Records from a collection

[Start of Attachment]

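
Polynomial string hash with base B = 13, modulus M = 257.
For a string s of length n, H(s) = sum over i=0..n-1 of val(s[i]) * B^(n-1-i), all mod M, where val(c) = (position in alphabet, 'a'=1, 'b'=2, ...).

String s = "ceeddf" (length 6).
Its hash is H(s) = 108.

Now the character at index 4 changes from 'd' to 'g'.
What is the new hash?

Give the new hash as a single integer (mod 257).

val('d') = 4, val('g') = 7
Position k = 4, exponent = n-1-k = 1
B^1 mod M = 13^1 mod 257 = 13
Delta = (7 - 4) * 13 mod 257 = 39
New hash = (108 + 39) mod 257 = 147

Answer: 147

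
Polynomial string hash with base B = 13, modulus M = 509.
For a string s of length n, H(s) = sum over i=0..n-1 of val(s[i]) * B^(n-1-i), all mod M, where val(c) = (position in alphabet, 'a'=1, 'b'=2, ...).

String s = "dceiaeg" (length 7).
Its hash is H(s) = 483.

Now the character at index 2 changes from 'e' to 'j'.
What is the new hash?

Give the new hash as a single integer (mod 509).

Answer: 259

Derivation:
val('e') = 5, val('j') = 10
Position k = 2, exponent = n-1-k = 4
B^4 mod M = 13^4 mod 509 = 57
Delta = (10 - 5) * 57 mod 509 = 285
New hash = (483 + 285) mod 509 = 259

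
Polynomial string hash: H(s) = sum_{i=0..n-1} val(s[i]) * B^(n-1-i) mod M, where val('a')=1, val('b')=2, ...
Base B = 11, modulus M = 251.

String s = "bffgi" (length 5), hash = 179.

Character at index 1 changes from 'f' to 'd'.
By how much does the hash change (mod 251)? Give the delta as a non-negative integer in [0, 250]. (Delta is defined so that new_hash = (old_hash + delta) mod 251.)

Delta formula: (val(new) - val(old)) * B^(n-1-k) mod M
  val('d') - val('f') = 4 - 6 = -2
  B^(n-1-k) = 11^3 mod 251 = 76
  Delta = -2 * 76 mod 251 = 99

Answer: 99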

[End of Attachment]
[Start of Attachment]

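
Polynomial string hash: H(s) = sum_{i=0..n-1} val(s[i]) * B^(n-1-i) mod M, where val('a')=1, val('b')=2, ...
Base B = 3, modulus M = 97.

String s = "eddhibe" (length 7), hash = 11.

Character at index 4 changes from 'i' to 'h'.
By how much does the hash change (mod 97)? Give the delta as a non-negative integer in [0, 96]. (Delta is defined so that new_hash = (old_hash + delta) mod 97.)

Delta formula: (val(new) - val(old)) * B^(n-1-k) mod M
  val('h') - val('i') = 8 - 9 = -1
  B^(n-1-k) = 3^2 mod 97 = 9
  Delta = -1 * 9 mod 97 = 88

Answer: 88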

[End of Attachment]

ACTIVITY | Check each line in the entries above for the string "modulus", then give the number of matching lines alone.

COMPLETED EXERCISE | 4